▸ Problem to work on:
Return the entries in full, exactly as they were written.

▸ Input data:
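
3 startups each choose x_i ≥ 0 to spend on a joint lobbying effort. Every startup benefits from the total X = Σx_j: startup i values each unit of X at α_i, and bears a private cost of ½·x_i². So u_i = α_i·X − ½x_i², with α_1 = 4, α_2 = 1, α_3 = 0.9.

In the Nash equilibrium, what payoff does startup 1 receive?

Startup i's FOC: ∂u_i/∂x_i = α_i − x_i = 0, so x_i* = α_i.
NE contributions = (4, 1, 0.9); X = 5.9.
u_1 = α_1·X − ½·(x_1)² = 4·5.9 − ½·4² = 15.6.

15.6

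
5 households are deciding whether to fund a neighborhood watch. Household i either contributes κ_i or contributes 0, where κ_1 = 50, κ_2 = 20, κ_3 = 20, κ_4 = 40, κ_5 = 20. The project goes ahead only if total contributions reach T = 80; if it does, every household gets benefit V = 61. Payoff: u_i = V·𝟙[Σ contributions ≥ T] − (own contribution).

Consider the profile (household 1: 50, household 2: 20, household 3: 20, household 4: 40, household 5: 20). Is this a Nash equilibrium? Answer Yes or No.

Total = 150 ≥ 80: provided.
Household 1 (pledges 50, payoff 11): dropping to 0 → total 100, payoff 61. Profitable deviation.

No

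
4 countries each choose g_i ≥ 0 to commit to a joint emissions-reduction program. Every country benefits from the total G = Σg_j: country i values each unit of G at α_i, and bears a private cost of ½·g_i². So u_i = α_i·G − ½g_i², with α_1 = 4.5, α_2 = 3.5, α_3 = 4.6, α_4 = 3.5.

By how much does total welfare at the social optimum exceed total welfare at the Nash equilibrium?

292.165

Country i's FOC: ∂u_i/∂g_i = α_i − g_i = 0, so g_i* = α_i.
NE contributions = (4.5, 3.5, 4.6, 3.5); G = 16.1.
W^NE = (Σα)·G − ½Σα_i² = 16.1² − ½·65.91 = 226.255.
Planner sets g_i = Σα_j = 16.1 for every i, so G^SO = 4·16.1 = 64.4.
W^SO = (Σα)·G^SO − ½·4·(Σα)² = (4/2)·16.1² = 518.42.
Deadweight loss = W^SO − W^NE = 292.165.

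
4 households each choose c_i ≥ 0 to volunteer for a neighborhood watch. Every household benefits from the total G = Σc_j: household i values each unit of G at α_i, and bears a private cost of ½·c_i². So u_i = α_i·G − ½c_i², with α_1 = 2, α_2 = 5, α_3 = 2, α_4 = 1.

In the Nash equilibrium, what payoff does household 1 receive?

18

Household i's FOC: ∂u_i/∂c_i = α_i − c_i = 0, so c_i* = α_i.
NE contributions = (2, 5, 2, 1); G = 10.
u_1 = α_1·G − ½·(c_1)² = 2·10 − ½·2² = 18.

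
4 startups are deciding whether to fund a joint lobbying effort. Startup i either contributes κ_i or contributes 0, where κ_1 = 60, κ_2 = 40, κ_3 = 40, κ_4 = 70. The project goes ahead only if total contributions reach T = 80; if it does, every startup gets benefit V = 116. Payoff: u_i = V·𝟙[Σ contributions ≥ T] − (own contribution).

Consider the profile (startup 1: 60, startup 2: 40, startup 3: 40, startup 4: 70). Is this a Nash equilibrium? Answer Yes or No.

No

Total = 210 ≥ 80: provided.
Startup 1 (pledges 60, payoff 56): dropping to 0 → total 150, payoff 116. Profitable deviation.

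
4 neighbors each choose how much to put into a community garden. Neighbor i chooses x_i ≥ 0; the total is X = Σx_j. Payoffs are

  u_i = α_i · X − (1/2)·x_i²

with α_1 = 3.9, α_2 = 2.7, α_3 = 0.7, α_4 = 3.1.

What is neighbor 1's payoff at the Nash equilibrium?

Neighbor i's FOC: ∂u_i/∂x_i = α_i − x_i = 0, so x_i* = α_i.
NE contributions = (3.9, 2.7, 0.7, 3.1); X = 10.4.
u_1 = α_1·X − ½·(x_1)² = 3.9·10.4 − ½·3.9² = 32.955.

32.955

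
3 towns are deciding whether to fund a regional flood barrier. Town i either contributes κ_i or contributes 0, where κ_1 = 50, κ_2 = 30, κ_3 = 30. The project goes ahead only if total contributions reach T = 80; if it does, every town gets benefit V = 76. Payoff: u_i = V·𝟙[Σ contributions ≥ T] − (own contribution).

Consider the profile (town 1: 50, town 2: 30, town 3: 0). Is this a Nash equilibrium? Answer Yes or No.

Total = 80 ≥ 80: provided.
Town 1 (pledges 50, payoff 26): dropping to 0 → total 30, payoff 0. No gain.
Town 2 (pledges 30, payoff 46): dropping to 0 → total 50, payoff 0. No gain.
Town 3 (pledges 0, payoff 76): pledging 30 → total 110, payoff 46. No gain.

Yes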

▸ Result:
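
3 startups each choose x_i ≥ 0 to spend on a joint lobbying effort. Every startup benefits from the total X = Σx_j: startup i values each unit of X at α_i, and bears a private cost of ½·x_i². So u_i = α_i·X − ½x_i², with α_1 = 4, α_2 = 1, α_3 = 0.9.

In the Nash equilibrium, what payoff does startup 1 receive?

Startup i's FOC: ∂u_i/∂x_i = α_i − x_i = 0, so x_i* = α_i.
NE contributions = (4, 1, 0.9); X = 5.9.
u_1 = α_1·X − ½·(x_1)² = 4·5.9 − ½·4² = 15.6.

15.6

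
5 households are deciding whether to fund a neighborhood watch. Household i either contributes κ_i or contributes 0, where κ_1 = 50, κ_2 = 20, κ_3 = 20, κ_4 = 40, κ_5 = 20. The project goes ahead only if total contributions reach T = 80; if it does, every household gets benefit V = 61. Payoff: u_i = V·𝟙[Σ contributions ≥ T] − (own contribution).

Consider the profile (household 1: 50, household 2: 20, household 3: 20, household 4: 40, household 5: 20). Is this a Nash equilibrium? Answer Yes or No.

Total = 150 ≥ 80: provided.
Household 1 (pledges 50, payoff 11): dropping to 0 → total 100, payoff 61. Profitable deviation.

No

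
4 countries each choose g_i ≥ 0 to commit to a joint emissions-reduction program. Every country benefits from the total G = Σg_j: country i values each unit of G at α_i, and bears a private cost of ½·g_i². So u_i = α_i·G − ½g_i², with α_1 = 4.5, α_2 = 3.5, α_3 = 4.6, α_4 = 3.5.

By how much does total welfare at the social optimum exceed total welfare at the Nash equilibrium?

292.165

Country i's FOC: ∂u_i/∂g_i = α_i − g_i = 0, so g_i* = α_i.
NE contributions = (4.5, 3.5, 4.6, 3.5); G = 16.1.
W^NE = (Σα)·G − ½Σα_i² = 16.1² − ½·65.91 = 226.255.
Planner sets g_i = Σα_j = 16.1 for every i, so G^SO = 4·16.1 = 64.4.
W^SO = (Σα)·G^SO − ½·4·(Σα)² = (4/2)·16.1² = 518.42.
Deadweight loss = W^SO − W^NE = 292.165.

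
4 households each choose c_i ≥ 0 to volunteer for a neighborhood watch. Every household benefits from the total G = Σc_j: household i values each unit of G at α_i, and bears a private cost of ½·c_i². So u_i = α_i·G − ½c_i², with α_1 = 2, α_2 = 5, α_3 = 2, α_4 = 1.

In the Nash equilibrium, what payoff does household 1 receive?

18

Household i's FOC: ∂u_i/∂c_i = α_i − c_i = 0, so c_i* = α_i.
NE contributions = (2, 5, 2, 1); G = 10.
u_1 = α_1·G − ½·(c_1)² = 2·10 − ½·2² = 18.

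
4 startups are deciding whether to fund a joint lobbying effort. Startup i either contributes κ_i or contributes 0, where κ_1 = 60, κ_2 = 40, κ_3 = 40, κ_4 = 70. The project goes ahead only if total contributions reach T = 80; if it does, every startup gets benefit V = 116. Payoff: u_i = V·𝟙[Σ contributions ≥ T] − (own contribution).

Consider the profile (startup 1: 60, startup 2: 40, startup 3: 40, startup 4: 70). Is this a Nash equilibrium? Answer Yes or No.

No

Total = 210 ≥ 80: provided.
Startup 1 (pledges 60, payoff 56): dropping to 0 → total 150, payoff 116. Profitable deviation.

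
4 neighbors each choose how much to put into a community garden. Neighbor i chooses x_i ≥ 0; the total is X = Σx_j. Payoffs are

  u_i = α_i · X − (1/2)·x_i²

with α_1 = 3.9, α_2 = 2.7, α_3 = 0.7, α_4 = 3.1.

What is neighbor 1's payoff at the Nash equilibrium?

Neighbor i's FOC: ∂u_i/∂x_i = α_i − x_i = 0, so x_i* = α_i.
NE contributions = (3.9, 2.7, 0.7, 3.1); X = 10.4.
u_1 = α_1·X − ½·(x_1)² = 3.9·10.4 − ½·3.9² = 32.955.

32.955

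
3 towns are deciding whether to fund a regional flood barrier. Town i either contributes κ_i or contributes 0, where κ_1 = 50, κ_2 = 30, κ_3 = 30. The project goes ahead only if total contributions reach T = 80; if it does, every town gets benefit V = 76. Payoff: u_i = V·𝟙[Σ contributions ≥ T] − (own contribution).

Consider the profile (town 1: 50, town 2: 30, town 3: 0). Is this a Nash equilibrium? Answer Yes or No.

Total = 80 ≥ 80: provided.
Town 1 (pledges 50, payoff 26): dropping to 0 → total 30, payoff 0. No gain.
Town 2 (pledges 30, payoff 46): dropping to 0 → total 50, payoff 0. No gain.
Town 3 (pledges 0, payoff 76): pledging 30 → total 110, payoff 46. No gain.

Yes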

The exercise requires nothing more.